(Stored data)
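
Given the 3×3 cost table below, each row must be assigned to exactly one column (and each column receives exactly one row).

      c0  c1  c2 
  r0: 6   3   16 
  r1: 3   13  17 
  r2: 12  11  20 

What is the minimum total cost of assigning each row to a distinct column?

optimal assignment: row0→col1 (cost 3), row1→col0 (cost 3), row2→col2 (cost 20)
total = 3 + 3 + 20 = 26

Minimum assignment cost: 26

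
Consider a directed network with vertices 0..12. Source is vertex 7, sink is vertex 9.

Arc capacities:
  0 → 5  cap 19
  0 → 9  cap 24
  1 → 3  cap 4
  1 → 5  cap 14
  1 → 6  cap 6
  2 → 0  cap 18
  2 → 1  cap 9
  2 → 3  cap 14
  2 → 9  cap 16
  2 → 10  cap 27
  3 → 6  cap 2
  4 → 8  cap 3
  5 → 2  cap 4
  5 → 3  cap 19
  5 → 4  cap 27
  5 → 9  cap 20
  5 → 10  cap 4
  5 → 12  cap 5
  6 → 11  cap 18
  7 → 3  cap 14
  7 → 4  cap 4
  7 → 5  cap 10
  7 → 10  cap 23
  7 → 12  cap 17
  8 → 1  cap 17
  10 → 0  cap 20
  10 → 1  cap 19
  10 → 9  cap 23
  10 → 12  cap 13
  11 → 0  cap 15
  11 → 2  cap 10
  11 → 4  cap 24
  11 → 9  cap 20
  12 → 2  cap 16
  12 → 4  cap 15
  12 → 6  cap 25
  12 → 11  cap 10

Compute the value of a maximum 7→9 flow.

Maximum flow value: 55

augment #1: 7→5→9 bottleneck 10, total now 10
augment #2: 7→10→9 bottleneck 23, total now 33
augment #3: 7→12→2→9 bottleneck 16, total now 49
augment #4: 7→12→11→9 bottleneck 1, total now 50
augment #5: 7→3→6→11→9 bottleneck 2, total now 52
augment #6: 7→4→8→1→5→9 bottleneck 3, total now 55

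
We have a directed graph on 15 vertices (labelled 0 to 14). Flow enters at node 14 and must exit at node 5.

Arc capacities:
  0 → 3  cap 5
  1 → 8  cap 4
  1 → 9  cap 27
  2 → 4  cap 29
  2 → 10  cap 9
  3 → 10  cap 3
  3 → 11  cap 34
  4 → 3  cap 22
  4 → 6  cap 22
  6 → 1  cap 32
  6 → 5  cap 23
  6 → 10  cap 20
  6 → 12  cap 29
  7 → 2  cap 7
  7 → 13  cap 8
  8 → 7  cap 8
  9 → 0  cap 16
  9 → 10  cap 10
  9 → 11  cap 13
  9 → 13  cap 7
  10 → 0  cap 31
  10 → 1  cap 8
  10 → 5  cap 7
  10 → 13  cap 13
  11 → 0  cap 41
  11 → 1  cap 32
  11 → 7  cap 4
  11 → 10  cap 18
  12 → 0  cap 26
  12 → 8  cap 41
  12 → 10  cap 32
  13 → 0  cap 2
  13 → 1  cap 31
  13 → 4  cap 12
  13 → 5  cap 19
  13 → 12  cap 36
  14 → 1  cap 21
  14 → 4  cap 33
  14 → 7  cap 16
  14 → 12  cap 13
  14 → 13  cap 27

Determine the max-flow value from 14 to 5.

augment #1: 14→13→5 bottleneck 19, total now 19
augment #2: 14→4→6→5 bottleneck 22, total now 41
augment #3: 14→12→10→5 bottleneck 7, total now 48

Maximum flow value: 48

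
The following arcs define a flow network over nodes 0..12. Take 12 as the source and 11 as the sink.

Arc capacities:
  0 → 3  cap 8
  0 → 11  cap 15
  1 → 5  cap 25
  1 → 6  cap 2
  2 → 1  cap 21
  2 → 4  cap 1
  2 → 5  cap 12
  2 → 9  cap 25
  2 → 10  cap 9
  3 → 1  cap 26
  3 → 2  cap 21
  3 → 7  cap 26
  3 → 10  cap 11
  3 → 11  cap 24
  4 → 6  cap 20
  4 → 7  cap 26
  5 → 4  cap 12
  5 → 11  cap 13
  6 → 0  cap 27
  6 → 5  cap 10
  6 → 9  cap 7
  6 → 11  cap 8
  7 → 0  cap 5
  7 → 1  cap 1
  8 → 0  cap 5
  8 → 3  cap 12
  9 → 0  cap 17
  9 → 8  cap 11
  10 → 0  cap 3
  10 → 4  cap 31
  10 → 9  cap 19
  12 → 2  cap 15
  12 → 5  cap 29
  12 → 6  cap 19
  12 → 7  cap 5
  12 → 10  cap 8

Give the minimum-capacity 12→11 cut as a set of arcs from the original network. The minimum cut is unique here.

augment #1: 12→5→11 push 13
augment #2: 12→6→11 push 8
augment #3: 12→6→0→11 push 11
augment #4: 12→7→0→11 push 4
augment #5: 12→7→0→3→11 push 1
augment #6: 12→10→0→3→11 push 3
augment #7: 12→2→9→0→3→11 push 4
augment #8: 12→2→9→8→3→11 push 11
max flow = 55; residual-reachable set from 12 gives S-side
cut edges (S→T): {(0,3), (0,11), (5,11), (6,11), (9,8)} total cap 55

Min-cut arcs: {(0,3), (0,11), (5,11), (6,11), (9,8)} (total capacity 55)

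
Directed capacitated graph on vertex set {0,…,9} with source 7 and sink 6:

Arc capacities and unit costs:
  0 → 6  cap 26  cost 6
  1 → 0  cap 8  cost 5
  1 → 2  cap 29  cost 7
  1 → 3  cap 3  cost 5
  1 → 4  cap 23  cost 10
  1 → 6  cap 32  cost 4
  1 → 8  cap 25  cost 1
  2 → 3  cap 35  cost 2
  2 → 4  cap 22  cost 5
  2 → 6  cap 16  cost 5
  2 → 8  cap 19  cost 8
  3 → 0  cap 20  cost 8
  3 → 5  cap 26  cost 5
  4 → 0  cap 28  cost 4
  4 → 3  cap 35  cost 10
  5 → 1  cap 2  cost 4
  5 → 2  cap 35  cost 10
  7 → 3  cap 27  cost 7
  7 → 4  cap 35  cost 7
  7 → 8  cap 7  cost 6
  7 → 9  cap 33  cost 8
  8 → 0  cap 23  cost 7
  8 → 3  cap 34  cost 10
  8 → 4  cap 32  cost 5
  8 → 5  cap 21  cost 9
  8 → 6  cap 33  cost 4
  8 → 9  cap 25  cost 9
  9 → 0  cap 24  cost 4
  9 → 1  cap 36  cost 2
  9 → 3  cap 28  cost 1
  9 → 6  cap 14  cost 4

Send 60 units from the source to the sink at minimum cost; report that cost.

shortest-cost path #1: 7→8→6 push 7 @ unit cost 10 (adds 70)
shortest-cost path #2: 7→9→6 push 14 @ unit cost 12 (adds 168)
shortest-cost path #3: 7→9→1→6 push 19 @ unit cost 14 (adds 266)
shortest-cost path #4: 7→4→0→6 push 20 @ unit cost 17 (adds 340)
total cost = 844

Minimum cost for 60 units: 844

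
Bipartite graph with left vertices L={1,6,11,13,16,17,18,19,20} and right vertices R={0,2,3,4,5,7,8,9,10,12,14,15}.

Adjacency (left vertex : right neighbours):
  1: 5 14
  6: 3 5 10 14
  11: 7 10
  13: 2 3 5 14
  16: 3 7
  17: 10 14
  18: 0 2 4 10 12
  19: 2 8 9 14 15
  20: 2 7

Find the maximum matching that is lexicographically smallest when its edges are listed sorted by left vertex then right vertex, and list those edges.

|M| = 8 (so the lex-smallest maximum matching has 8 edges)
process left vertices in ascending order; for each, take the smallest-labelled available neighbour that still permits 8 edges overall, or leave it unmatched if none does
lex-smallest matching: {1-5, 6-3, 11-7, 13-14, 17-10, 18-0, 19-8, 20-2}

Lex-smallest maximum matching: {(1,5), (6,3), (11,7), (13,14), (17,10), (18,0), (19,8), (20,2)}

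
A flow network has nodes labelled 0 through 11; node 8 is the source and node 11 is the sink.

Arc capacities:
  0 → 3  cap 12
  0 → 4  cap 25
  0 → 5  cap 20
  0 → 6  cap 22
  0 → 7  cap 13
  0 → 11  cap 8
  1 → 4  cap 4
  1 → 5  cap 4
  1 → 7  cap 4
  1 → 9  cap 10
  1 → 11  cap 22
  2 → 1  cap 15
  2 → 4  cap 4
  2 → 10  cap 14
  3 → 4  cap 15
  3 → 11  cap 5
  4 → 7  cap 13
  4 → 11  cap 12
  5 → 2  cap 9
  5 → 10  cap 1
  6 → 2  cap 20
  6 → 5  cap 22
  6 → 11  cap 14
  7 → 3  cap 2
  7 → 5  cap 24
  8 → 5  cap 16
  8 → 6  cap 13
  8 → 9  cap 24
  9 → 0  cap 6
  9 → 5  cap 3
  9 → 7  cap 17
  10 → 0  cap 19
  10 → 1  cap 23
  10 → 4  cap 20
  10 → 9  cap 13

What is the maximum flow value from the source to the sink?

augment #1: 8→6→11 bottleneck 13, total now 13
augment #2: 8→9→0→11 bottleneck 6, total now 19
augment #3: 8→5→2→1→11 bottleneck 9, total now 28
augment #4: 8→5→10→0→11 bottleneck 1, total now 29
augment #5: 8→9→7→3→11 bottleneck 2, total now 31

Maximum flow value: 31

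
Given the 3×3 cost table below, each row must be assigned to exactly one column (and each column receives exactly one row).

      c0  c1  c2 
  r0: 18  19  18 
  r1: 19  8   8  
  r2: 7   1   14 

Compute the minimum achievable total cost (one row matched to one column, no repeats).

optimal assignment: row0→col0 (cost 18), row1→col2 (cost 8), row2→col1 (cost 1)
total = 18 + 8 + 1 = 27

Minimum assignment cost: 27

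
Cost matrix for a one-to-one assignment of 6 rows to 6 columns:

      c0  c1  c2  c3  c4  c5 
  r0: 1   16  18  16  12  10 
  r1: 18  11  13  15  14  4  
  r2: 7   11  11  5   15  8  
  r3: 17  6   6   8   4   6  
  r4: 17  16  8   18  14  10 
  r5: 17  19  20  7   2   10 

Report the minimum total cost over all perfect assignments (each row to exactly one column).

Minimum assignment cost: 26

optimal assignment: row0→col0 (cost 1), row1→col5 (cost 4), row2→col3 (cost 5), row3→col1 (cost 6), row4→col2 (cost 8), row5→col4 (cost 2)
total = 1 + 4 + 5 + 6 + 8 + 2 = 26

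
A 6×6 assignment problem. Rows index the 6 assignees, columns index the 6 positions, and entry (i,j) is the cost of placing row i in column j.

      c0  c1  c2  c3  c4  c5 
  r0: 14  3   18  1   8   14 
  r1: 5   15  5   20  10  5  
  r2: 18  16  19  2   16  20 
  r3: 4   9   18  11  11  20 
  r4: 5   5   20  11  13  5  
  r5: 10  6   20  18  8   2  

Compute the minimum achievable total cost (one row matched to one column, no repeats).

Minimum assignment cost: 26

optimal assignment: row0→col4 (cost 8), row1→col2 (cost 5), row2→col3 (cost 2), row3→col0 (cost 4), row4→col1 (cost 5), row5→col5 (cost 2)
total = 8 + 5 + 2 + 4 + 5 + 2 = 26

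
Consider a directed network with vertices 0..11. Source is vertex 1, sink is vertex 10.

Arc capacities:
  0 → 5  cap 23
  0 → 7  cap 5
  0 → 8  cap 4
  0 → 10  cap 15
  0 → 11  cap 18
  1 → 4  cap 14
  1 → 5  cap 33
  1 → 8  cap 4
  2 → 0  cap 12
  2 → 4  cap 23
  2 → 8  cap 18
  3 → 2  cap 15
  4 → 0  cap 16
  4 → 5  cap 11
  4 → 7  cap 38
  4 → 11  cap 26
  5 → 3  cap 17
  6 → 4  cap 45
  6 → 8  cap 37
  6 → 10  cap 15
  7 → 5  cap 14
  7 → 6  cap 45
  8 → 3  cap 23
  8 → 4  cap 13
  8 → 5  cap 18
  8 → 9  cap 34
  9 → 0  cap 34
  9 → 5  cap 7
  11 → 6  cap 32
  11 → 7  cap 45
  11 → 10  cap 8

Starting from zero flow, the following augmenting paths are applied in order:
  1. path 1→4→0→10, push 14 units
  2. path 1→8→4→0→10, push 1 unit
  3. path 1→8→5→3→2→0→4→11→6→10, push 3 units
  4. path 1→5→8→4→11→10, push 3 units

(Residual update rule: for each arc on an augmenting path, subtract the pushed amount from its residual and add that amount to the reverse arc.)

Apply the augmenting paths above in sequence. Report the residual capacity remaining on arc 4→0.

Residual capacity of (4,0): 4

after path 1 (1→4→0→10, push 14): res(4,0)=2
after path 2 (1→8→4→0→10, push 1): res(4,0)=1
after path 3 (1→8→5→3→2→0→4→11→6→10, push 3): res(4,0)=4
after path 4 (1→5→8→4→11→10, push 3): res(4,0)=4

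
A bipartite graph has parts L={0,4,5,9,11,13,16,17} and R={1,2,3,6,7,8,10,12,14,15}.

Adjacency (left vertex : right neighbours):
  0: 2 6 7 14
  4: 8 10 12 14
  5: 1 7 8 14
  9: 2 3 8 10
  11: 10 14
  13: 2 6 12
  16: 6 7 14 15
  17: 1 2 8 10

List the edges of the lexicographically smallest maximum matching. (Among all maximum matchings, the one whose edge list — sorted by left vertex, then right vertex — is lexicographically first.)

|M| = 8 (so the lex-smallest maximum matching has 8 edges)
process left vertices in ascending order; for each, take the smallest-labelled available neighbour that still permits 8 edges overall, or leave it unmatched if none does
lex-smallest matching: {0-2, 4-8, 5-1, 9-3, 11-14, 13-6, 16-7, 17-10}

Lex-smallest maximum matching: {(0,2), (4,8), (5,1), (9,3), (11,14), (13,6), (16,7), (17,10)}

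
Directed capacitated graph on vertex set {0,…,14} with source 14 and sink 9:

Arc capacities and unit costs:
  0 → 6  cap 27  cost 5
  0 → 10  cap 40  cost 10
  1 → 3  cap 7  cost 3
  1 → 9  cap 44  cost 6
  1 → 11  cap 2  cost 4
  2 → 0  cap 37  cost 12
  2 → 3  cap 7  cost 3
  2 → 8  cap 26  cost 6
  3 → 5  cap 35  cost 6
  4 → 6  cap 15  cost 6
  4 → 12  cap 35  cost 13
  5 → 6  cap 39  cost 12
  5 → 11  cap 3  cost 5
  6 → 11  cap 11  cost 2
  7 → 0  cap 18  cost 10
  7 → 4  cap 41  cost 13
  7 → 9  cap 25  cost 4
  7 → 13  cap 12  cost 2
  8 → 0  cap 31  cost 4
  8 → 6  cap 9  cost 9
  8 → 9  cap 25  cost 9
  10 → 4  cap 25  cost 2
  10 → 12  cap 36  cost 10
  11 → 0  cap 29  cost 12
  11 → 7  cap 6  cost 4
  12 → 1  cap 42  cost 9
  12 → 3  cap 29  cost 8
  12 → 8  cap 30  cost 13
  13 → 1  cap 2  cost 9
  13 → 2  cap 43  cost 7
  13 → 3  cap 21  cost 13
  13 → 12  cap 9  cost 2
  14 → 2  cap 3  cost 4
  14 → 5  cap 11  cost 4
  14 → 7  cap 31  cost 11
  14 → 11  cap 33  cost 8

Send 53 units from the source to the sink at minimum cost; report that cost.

shortest-cost path #1: 14→7→9 push 25 @ unit cost 15 (adds 375)
shortest-cost path #2: 14→2→8→9 push 3 @ unit cost 19 (adds 57)
shortest-cost path #3: 14→7→13→1→9 push 2 @ unit cost 28 (adds 56)
shortest-cost path #4: 14→7→13→12→1→9 push 4 @ unit cost 30 (adds 120)
shortest-cost path #5: 14→11→7→13→12→1→9 push 5 @ unit cost 31 (adds 155)
shortest-cost path #6: 14→11→7→13→2→8→9 push 1 @ unit cost 36 (adds 36)
shortest-cost path #7: 14→11→0→10→12→1→9 push 13 @ unit cost 55 (adds 715)
total cost = 1514

Minimum cost for 53 units: 1514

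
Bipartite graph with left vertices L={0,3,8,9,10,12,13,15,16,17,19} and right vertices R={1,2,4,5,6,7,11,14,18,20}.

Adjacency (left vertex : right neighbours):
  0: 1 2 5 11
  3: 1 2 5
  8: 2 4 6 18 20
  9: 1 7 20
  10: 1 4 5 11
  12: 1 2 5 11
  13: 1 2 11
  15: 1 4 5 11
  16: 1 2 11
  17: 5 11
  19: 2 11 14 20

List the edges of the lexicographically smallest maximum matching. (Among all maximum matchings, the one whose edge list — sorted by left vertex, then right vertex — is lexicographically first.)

Lex-smallest maximum matching: {(0,1), (3,2), (8,6), (9,7), (10,4), (12,5), (13,11), (19,14)}

|M| = 8 (so the lex-smallest maximum matching has 8 edges)
process left vertices in ascending order; for each, take the smallest-labelled available neighbour that still permits 8 edges overall, or leave it unmatched if none does
lex-smallest matching: {0-1, 3-2, 8-6, 9-7, 10-4, 12-5, 13-11, 19-14}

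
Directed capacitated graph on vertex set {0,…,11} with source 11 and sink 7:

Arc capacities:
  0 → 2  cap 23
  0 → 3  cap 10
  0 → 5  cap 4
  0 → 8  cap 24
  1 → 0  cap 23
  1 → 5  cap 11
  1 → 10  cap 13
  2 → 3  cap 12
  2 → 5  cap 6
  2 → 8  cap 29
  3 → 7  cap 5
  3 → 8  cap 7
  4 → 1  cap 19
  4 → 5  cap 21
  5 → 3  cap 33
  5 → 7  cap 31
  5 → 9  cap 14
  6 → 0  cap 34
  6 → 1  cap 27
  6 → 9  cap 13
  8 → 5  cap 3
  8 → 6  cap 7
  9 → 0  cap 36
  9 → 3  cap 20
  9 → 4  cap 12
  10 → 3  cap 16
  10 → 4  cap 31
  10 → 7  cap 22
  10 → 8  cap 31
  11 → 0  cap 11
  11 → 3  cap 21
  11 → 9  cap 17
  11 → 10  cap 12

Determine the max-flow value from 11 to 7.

augment #1: 11→3→7 bottleneck 5, total now 5
augment #2: 11→10→7 bottleneck 12, total now 17
augment #3: 11→0→5→7 bottleneck 4, total now 21
augment #4: 11→0→2→5→7 bottleneck 6, total now 27
augment #5: 11→0→8→5→7 bottleneck 1, total now 28
augment #6: 11→3→8→5→7 bottleneck 2, total now 30
augment #7: 11→9→4→5→7 bottleneck 12, total now 42
augment #8: 11→3→8→6→1→5→7 bottleneck 5, total now 47
augment #9: 11→9→0→8→6→1→5→7 bottleneck 1, total now 48
augment #10: 11→9→0→8→6→1→10→7 bottleneck 1, total now 49

Maximum flow value: 49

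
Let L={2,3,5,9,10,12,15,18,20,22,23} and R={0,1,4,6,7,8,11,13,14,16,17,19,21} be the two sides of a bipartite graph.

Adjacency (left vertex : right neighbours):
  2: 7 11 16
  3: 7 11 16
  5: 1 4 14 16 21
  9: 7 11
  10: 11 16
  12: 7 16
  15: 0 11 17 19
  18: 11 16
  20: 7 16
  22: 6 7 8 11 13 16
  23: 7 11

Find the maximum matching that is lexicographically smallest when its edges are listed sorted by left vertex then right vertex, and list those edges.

Lex-smallest maximum matching: {(2,7), (3,11), (5,1), (10,16), (15,0), (22,6)}

|M| = 6 (so the lex-smallest maximum matching has 6 edges)
process left vertices in ascending order; for each, take the smallest-labelled available neighbour that still permits 6 edges overall, or leave it unmatched if none does
lex-smallest matching: {2-7, 3-11, 5-1, 10-16, 15-0, 22-6}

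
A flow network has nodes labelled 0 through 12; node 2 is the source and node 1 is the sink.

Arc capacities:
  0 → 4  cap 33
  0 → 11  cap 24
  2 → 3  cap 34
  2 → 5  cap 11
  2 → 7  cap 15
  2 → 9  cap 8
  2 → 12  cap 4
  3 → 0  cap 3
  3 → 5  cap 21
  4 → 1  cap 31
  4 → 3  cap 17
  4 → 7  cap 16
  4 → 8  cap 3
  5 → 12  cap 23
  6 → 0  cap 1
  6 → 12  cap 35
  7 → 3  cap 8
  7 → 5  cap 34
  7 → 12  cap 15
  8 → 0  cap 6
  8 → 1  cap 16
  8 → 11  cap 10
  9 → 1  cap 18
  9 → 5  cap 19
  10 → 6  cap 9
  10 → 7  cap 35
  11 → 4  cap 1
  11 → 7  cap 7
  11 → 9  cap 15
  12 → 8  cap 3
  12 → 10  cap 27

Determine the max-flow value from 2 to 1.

Maximum flow value: 15

augment #1: 2→9→1 bottleneck 8, total now 8
augment #2: 2→12→8→1 bottleneck 3, total now 11
augment #3: 2→3→0→4→1 bottleneck 3, total now 14
augment #4: 2→12→10→6→0→4→1 bottleneck 1, total now 15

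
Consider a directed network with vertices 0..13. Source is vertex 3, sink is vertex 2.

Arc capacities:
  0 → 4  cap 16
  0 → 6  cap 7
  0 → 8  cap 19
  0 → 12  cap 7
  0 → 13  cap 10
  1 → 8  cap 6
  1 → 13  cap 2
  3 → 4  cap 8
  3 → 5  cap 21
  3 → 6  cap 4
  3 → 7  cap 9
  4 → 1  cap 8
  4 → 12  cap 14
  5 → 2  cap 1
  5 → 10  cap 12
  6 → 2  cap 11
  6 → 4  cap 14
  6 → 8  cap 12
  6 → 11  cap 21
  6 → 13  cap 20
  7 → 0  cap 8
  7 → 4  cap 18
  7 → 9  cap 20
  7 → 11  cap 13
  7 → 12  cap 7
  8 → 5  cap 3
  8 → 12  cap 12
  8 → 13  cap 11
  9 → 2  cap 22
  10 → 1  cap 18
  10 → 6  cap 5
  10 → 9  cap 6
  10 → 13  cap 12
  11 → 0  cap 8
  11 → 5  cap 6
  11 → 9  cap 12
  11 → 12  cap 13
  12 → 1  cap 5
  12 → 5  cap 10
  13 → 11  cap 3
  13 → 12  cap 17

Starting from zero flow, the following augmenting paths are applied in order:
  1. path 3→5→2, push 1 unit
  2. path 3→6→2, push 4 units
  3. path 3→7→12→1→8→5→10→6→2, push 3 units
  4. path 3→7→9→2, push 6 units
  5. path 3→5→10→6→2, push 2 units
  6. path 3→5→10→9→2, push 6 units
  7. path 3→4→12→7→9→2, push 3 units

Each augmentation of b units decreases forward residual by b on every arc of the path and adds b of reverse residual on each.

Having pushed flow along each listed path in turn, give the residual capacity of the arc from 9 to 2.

after path 1 (3→5→2, push 1): res(9,2)=22
after path 2 (3→6→2, push 4): res(9,2)=22
after path 3 (3→7→12→1→8→5→10→6→2, push 3): res(9,2)=22
after path 4 (3→7→9→2, push 6): res(9,2)=16
after path 5 (3→5→10→6→2, push 2): res(9,2)=16
after path 6 (3→5→10→9→2, push 6): res(9,2)=10
after path 7 (3→4→12→7→9→2, push 3): res(9,2)=7

Residual capacity of (9,2): 7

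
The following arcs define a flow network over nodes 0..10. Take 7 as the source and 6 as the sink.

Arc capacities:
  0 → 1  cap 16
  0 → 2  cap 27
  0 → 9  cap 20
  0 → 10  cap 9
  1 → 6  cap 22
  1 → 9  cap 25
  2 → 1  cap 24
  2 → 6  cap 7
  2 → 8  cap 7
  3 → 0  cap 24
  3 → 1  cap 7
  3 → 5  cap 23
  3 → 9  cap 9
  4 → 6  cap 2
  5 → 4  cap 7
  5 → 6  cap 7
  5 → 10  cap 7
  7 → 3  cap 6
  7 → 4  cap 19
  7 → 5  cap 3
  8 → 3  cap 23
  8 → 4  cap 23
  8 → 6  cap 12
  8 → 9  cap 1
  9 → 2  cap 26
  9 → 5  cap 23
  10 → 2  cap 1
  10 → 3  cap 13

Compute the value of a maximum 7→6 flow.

augment #1: 7→4→6 bottleneck 2, total now 2
augment #2: 7→5→6 bottleneck 3, total now 5
augment #3: 7→3→1→6 bottleneck 6, total now 11

Maximum flow value: 11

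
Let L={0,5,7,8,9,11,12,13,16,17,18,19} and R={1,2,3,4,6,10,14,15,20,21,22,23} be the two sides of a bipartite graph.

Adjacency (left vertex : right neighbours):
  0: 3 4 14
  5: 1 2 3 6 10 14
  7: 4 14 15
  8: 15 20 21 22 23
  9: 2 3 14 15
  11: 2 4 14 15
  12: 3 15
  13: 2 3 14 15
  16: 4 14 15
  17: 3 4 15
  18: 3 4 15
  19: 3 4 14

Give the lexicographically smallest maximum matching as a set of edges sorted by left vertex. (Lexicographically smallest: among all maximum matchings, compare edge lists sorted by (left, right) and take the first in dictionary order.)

Lex-smallest maximum matching: {(0,3), (5,1), (7,4), (8,20), (9,2), (11,14), (12,15)}

|M| = 7 (so the lex-smallest maximum matching has 7 edges)
process left vertices in ascending order; for each, take the smallest-labelled available neighbour that still permits 7 edges overall, or leave it unmatched if none does
lex-smallest matching: {0-3, 5-1, 7-4, 8-20, 9-2, 11-14, 12-15}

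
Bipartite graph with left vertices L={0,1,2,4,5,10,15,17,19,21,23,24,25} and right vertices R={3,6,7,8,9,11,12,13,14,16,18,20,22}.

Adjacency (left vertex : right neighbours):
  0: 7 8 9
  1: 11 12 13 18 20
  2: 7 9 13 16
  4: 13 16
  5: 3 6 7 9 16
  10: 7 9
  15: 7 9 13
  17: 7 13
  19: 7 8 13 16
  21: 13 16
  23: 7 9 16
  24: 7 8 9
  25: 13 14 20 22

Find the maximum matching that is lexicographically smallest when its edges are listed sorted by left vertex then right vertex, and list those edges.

|M| = 8 (so the lex-smallest maximum matching has 8 edges)
process left vertices in ascending order; for each, take the smallest-labelled available neighbour that still permits 8 edges overall, or leave it unmatched if none does
lex-smallest matching: {0-7, 1-11, 2-9, 4-13, 5-3, 19-8, 21-16, 25-14}

Lex-smallest maximum matching: {(0,7), (1,11), (2,9), (4,13), (5,3), (19,8), (21,16), (25,14)}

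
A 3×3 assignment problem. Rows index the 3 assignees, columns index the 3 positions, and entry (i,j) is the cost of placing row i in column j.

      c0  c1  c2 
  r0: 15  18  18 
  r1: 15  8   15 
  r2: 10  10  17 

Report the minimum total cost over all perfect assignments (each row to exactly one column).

optimal assignment: row0→col2 (cost 18), row1→col1 (cost 8), row2→col0 (cost 10)
total = 18 + 8 + 10 = 36

Minimum assignment cost: 36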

> Requirement: Once a line of the records is found to contain "with", copy it out.

> Exercise output:
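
Consider a directed network with vertices 0..12. Source is vertex 7, sink is vertex 9.
Directed capacitated graph on vertex set {0,…,9} with source 7 and sink 6:
Bipartite graph with left vertices L={1,6,11,13,16,17,18,19,20} and right vertices R={0,2,3,4,5,7,8,9,10,12,14,15}.
Consider a directed network with vertices 0..11. Source is vertex 1, sink is vertex 10.
Directed capacitated graph on vertex set {0,…,14} with source 14 and sink 9:
Bipartite graph with left vertices L={0,3,8,9,10,12,13,15,16,17,19} and right vertices R={1,2,4,5,6,7,11,14,18,20}.
Directed capacitated graph on vertex set {0,…,11} with source 11 and sink 7:
Consider a directed network with vertices 0..13. Source is vertex 3, sink is vertex 2.
Bipartite graph with left vertices L={0,1,2,4,5,10,15,17,19,21,23,24,25} and right vertices R={3,6,7,8,9,11,12,13,14,16,18,20,22}.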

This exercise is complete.